### Activity
From the first line to the last, give the data again exactly.

** Opening Records shown block **

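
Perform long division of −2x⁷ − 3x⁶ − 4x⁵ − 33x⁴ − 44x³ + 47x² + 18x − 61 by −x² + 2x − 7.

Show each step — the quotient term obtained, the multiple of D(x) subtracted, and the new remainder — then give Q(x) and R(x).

Step 1: lead(−2x⁷ − 3x⁶ − 4x⁵ − 33x⁴ − 44x³ + 47x² + 18x − 61) ÷ lead(D) = −2x⁷ ÷ −x² = 2x⁵. Subtract (2x⁵)·D = −2x⁷ + 4x⁶ − 14x⁵. Remainder: −7x⁶ + 10x⁵ − 33x⁴ − 44x³ + 47x² + 18x − 61.
Step 2: lead(−7x⁶ + 10x⁵ − 33x⁴ − 44x³ + 47x² + 18x − 61) ÷ lead(D) = −7x⁶ ÷ −x² = 7x⁴. Subtract (7x⁴)·D = −7x⁶ + 14x⁵ − 49x⁴. Remainder: −4x⁵ + 16x⁴ − 44x³ + 47x² + 18x − 61.
Step 3: lead(−4x⁵ + 16x⁴ − 44x³ + 47x² + 18x − 61) ÷ lead(D) = −4x⁵ ÷ −x² = 4x³. Subtract (4x³)·D = −4x⁵ + 8x⁴ − 28x³. Remainder: 8x⁴ − 16x³ + 47x² + 18x − 61.
Step 4: lead(8x⁴ − 16x³ + 47x² + 18x − 61) ÷ lead(D) = 8x⁴ ÷ −x² = −8x². Subtract (−8x²)·D = 8x⁴ − 16x³ + 56x². Remainder: −9x² + 18x − 61.
Step 5: lead(−9x² + 18x − 61) ÷ lead(D) = −9x² ÷ −x² = 9. Subtract (9)·D = −9x² + 18x − 63. Remainder: 2.

Q(x) = 2x⁵ + 7x⁴ + 4x³ − 8x² + 9; R(x) = 2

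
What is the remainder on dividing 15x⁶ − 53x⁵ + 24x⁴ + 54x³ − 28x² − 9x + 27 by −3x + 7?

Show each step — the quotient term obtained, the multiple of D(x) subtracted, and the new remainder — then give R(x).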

** Closing Records shown block **

### Task answer
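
Perform long division of −2x⁷ − 3x⁶ − 4x⁵ − 33x⁴ − 44x³ + 47x² + 18x − 61 by −x² + 2x − 7.

Show each step — the quotient term obtained, the multiple of D(x) subtracted, and the new remainder — then give Q(x) and R(x).

Step 1: lead(−2x⁷ − 3x⁶ − 4x⁵ − 33x⁴ − 44x³ + 47x² + 18x − 61) ÷ lead(D) = −2x⁷ ÷ −x² = 2x⁵. Subtract (2x⁵)·D = −2x⁷ + 4x⁶ − 14x⁵. Remainder: −7x⁶ + 10x⁵ − 33x⁴ − 44x³ + 47x² + 18x − 61.
Step 2: lead(−7x⁶ + 10x⁵ − 33x⁴ − 44x³ + 47x² + 18x − 61) ÷ lead(D) = −7x⁶ ÷ −x² = 7x⁴. Subtract (7x⁴)·D = −7x⁶ + 14x⁵ − 49x⁴. Remainder: −4x⁵ + 16x⁴ − 44x³ + 47x² + 18x − 61.
Step 3: lead(−4x⁵ + 16x⁴ − 44x³ + 47x² + 18x − 61) ÷ lead(D) = −4x⁵ ÷ −x² = 4x³. Subtract (4x³)·D = −4x⁵ + 8x⁴ − 28x³. Remainder: 8x⁴ − 16x³ + 47x² + 18x − 61.
Step 4: lead(8x⁴ − 16x³ + 47x² + 18x − 61) ÷ lead(D) = 8x⁴ ÷ −x² = −8x². Subtract (−8x²)·D = 8x⁴ − 16x³ + 56x². Remainder: −9x² + 18x − 61.
Step 5: lead(−9x² + 18x − 61) ÷ lead(D) = −9x² ÷ −x² = 9. Subtract (9)·D = −9x² + 18x − 63. Remainder: 2.

Q(x) = 2x⁵ + 7x⁴ + 4x³ − 8x² + 9; R(x) = 2

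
What is the remainder on dividing 15x⁶ − 53x⁵ + 24x⁴ + 54x³ − 28x² − 9x + 27 by −3x + 7?

Show each step — the quotient term obtained, the multiple of D(x) subtracted, and the new remainder — then give R(x).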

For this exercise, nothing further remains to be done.